• _WHAT THE TASK REQUIRES_: An acceptable response holds only the line containing "0.12 m. Each" and every line after it to the end of the records, each reproduced exactly.

• _DATA FOR THE TASK_:

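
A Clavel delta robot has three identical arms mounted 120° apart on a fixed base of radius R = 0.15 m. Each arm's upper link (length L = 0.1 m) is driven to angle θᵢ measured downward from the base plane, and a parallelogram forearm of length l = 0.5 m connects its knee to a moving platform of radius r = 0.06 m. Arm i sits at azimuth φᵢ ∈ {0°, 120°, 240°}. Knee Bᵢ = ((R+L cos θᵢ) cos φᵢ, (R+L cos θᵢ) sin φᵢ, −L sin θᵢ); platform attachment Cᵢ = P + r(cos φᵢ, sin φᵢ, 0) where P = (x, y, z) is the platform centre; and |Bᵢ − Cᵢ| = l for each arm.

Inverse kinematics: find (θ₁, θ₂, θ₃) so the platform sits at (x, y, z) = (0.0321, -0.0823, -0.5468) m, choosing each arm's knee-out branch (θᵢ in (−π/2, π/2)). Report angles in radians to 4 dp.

φ1=0.0° → target in arm frame (0.0321, -0.0823)
  A=0.0579, B=-0.5468, C=(l²−L²−A²−y'²−z²)/(2L)=-0.3456
  γ=atan2(-0.5468,0.0579)=-1.4653;  ψ=arccos(-0.6285)=2.2504;  θ1=γ+ψ≈0.7851
arm 2 (φ=120.0°): x'=-0.0873, y'=0.0134
  A cos θ + B sin θ = C:  0.1773·cos θ + -0.5468·sin θ = -0.4531
  θ2 = atan2(B,A) + arccos(C/0.5748) = 1.2214
rotate P by −φ3: (0.0552, 0.0689, -0.5468)
  e−x'=0.0348;  (l²−L²−(e−x')²−y'²−z²)/2L = -0.3248
  √(A²+B²)=0.5479;  θ3 = -1.5073+2.2053 ≈ 0.6980

θ₁ = 0.7851, θ₂ = 1.2214, θ₃ = 0.6980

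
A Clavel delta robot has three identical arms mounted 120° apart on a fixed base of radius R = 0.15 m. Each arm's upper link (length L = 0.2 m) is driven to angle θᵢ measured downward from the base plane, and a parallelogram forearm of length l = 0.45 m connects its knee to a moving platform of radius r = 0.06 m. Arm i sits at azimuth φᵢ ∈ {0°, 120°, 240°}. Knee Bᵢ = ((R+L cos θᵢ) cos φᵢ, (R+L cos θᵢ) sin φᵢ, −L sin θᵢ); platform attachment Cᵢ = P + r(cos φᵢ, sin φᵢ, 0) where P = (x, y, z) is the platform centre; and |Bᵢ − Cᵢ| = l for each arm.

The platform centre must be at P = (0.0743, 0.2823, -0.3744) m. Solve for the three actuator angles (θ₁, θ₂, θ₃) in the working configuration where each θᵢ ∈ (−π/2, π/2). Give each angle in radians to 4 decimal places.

θ₁ = 0.4364, θ₂ = -0.0875, θ₃ = 1.3963

φ1=0.0° → target in arm frame (0.0743, 0.2823)
  A cos θ + B sin θ = C:  0.0157·cos θ + -0.3744·sin θ = -0.1440
  √(A²+B²)=0.3747;  θ1 = -1.5289+1.9653 ≈ 0.4364
arm 2 (φ=120.0°): x'=0.2073, y'=-0.2055
  A=-0.1173, B=-0.3744, C=(l²−L²−A²−y'²−z²)/(2L)=-0.0842
  γ=atan2(-0.3744,-0.1173)=-1.8745;  ψ=arccos(-0.2145)=1.7870;  θ2=γ+ψ≈-0.0875
rotate P by −φ3: (-0.2816, -0.0768, -0.3744)
  e−x'=0.3716;  (l²−L²−(e−x')²−y'²−z²)/2L = -0.3042
  θ3 = atan2(B,A) + arccos(C/0.5275) = 1.3963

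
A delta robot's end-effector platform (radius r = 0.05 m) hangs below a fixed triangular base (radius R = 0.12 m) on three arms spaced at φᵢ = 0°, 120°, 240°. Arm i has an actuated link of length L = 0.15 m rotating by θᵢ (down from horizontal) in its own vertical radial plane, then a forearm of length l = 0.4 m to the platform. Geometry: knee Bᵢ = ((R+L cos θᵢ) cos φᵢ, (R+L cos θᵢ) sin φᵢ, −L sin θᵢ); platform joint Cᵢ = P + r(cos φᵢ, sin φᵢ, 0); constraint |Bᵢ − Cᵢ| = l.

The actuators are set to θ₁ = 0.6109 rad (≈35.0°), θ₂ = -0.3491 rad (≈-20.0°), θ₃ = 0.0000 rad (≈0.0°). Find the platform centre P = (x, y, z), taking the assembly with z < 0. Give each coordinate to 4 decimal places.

S1 = (0.1929·cos0.0°, 0.1929·sin0.0°, -0.0860) = (0.1929, 0.0000, -0.0860)
S2 = (0.2110·cos120.0°, 0.2110·sin120.0°, 0.0513) = (-0.1055, 0.1827, 0.0513)
arm 3 at φ=240.0°: (R−r)+L cos θ3 = 0.2200;  S3 = (-0.1100, -0.1905, 0.0000)
subtract pairs → two planes through P
linear system: -0.5967x+0.3654y = 0.0025−0.2747z; -0.6057x+-0.3811y = 0.0038−0.1721z
Cramer: x(z) = -0.0052+0.3734z;  y(z) = -0.0016-0.1420z
sphere 1 gives Az²+Bz+C=0 with A=1.1596, B=0.0246, C=-0.1133;  B²−4AC=0.5263;  roots -0.3234, 0.3022;  negative root z = -0.3234
x = -0.1260, y = 0.0443

(-0.1260, 0.0443, -0.3234)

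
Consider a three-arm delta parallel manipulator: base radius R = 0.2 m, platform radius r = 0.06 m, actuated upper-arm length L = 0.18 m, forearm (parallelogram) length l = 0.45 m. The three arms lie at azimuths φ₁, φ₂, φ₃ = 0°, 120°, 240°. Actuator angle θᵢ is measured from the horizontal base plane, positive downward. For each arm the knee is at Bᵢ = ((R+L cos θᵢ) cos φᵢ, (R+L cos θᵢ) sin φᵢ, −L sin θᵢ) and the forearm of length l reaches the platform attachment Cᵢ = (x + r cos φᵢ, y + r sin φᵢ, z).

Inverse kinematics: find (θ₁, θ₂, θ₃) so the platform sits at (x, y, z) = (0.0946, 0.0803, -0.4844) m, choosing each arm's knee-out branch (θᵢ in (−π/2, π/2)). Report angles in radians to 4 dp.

rotate P by −φ1: (0.0946, 0.0803, -0.4844)
  e−x'=0.0454;  (l²−L²−(e−x')²−y'²−z²)/2L = -0.2029
  θ1 = atan2(B,A) + arccos(C/0.4865) = 0.5237
φ2=120.0° → target in arm frame (0.0222, -0.1221)
  e−x'=0.1178;  (l²−L²−(e−x')²−y'²−z²)/2L = -0.2592
  θ2 = atan2(B,A) + arccos(C/0.4985) = 0.7853
arm 3 (φ=240.0°): x'=-0.1168, y'=0.0418
  e−x'=0.2568;  (l²−L²−(e−x')²−y'²−z²)/2L = -0.3674
  √(A²+B²)=0.5483;  θ3 = -1.0833+2.3051 ≈ 1.2218

θ₁ = 0.5237, θ₂ = 0.7853, θ₃ = 1.2218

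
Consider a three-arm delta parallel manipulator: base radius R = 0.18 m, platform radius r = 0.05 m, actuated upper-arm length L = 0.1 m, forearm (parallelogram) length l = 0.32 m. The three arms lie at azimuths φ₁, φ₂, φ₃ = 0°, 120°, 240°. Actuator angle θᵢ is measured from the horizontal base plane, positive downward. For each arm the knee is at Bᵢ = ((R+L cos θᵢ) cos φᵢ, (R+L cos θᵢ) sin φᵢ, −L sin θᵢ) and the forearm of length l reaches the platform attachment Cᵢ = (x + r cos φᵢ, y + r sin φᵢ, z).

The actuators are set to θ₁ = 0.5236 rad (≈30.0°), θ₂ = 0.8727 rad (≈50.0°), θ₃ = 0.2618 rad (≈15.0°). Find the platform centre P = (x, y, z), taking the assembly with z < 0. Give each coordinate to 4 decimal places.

arm 1 at φ=0.0°: e+L cos θ1 = 0.2166;  O1 = (0.2166, 0.0000, -0.0500)
arm 2 at φ=120.0°: e+L cos θ2 = 0.1943;  O2 = (-0.0971, 0.1682, -0.0766)
arm 3 at φ=240.0°: e+L cos θ3 = 0.2266;  O3 = (-0.1133, -0.1962, -0.0259)
subtract pairs → two planes through P
linear system: -0.6275x+0.3365y = -0.0058−-0.0532z; -0.6598x+-0.3925y = 0.0026−0.0482z
Cramer: x(z) = 0.0030-0.0099z;  y(z) = -0.0117+0.1396z
into |P−O₁|² = l²: 1.0196z² + 0.1010z + -0.0541 = 0;  Δ = 0.2310;  z = -0.2852 or 0.1862 → z<0 root = -0.2852
x = 0.0058, y = -0.0515

(0.0058, -0.0515, -0.2852)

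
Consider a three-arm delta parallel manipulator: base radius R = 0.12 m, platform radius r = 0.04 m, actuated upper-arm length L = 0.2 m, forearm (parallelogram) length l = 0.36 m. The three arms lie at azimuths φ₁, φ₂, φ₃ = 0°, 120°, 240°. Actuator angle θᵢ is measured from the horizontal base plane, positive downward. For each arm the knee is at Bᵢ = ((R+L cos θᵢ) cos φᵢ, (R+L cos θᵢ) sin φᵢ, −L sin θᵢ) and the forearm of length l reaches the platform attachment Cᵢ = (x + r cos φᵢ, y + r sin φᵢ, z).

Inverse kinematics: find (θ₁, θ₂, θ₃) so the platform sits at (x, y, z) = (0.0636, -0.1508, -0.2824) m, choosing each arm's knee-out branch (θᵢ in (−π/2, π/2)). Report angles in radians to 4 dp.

θ₁ = 0.1746, θ₂ = 1.0470, θ₃ = 0.0001

arm 1 (φ=0.0°): x'=0.0636, y'=-0.1508
  A=0.0164, B=-0.2824, C=(l²−L²−A²−y'²−z²)/(2L)=-0.0329
  γ=atan2(-0.2824,0.0164)=-1.5128;  ψ=arccos(-0.1163)=1.6874;  θ1=γ+ψ≈0.1746
φ2=120.0° → target in arm frame (-0.1624, 0.0203)
  A=0.2424, B=-0.2824, C=(l²−L²−A²−y'²−z²)/(2L)=-0.1233
  √(A²+B²)=0.3722;  θ2 = -0.8615+1.9085 ≈ 1.0470
rotate P by −φ3: (0.0988, 0.1305, -0.2824)
  A cos θ + B sin θ = C:  -0.0188·cos θ + -0.2824·sin θ = -0.0188
  θ3 = atan2(B,A) + arccos(C/0.2830) = 0.0001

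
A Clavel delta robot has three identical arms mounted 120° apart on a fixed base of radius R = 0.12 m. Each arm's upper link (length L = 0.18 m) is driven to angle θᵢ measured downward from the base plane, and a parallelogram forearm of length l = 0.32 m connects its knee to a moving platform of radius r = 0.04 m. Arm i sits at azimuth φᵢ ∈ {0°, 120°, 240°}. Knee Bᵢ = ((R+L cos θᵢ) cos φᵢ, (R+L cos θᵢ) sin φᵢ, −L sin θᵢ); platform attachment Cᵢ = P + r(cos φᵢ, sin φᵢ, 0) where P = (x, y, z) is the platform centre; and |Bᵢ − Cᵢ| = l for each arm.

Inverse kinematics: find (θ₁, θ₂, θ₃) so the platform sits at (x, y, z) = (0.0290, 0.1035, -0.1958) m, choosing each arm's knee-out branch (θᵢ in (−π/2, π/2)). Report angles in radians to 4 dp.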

• _THE ANSWER_:
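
A Clavel delta robot has three identical arms mounted 120° apart on a fixed base of radius R = 0.12 m. Each arm's upper link (length L = 0.18 m) is driven to angle θᵢ measured downward from the base plane, and a parallelogram forearm of length l = 0.32 m connects its knee to a moving platform of radius r = 0.04 m. Arm i sits at azimuth φᵢ ∈ {0°, 120°, 240°}. Knee Bᵢ = ((R+L cos θᵢ) cos φᵢ, (R+L cos θᵢ) sin φᵢ, −L sin θᵢ); platform attachment Cᵢ = P + r(cos φᵢ, sin φᵢ, 0) where P = (x, y, z) is the platform centre; and |Bᵢ − Cᵢ| = l for each arm.

Inverse kinematics: find (θ₁, θ₂, θ₃) so the platform sits at (x, y, z) = (0.0290, 0.1035, -0.1958) m, choosing each arm's knee-out branch (θᵢ in (−π/2, π/2)). Report angles in radians to 4 dp.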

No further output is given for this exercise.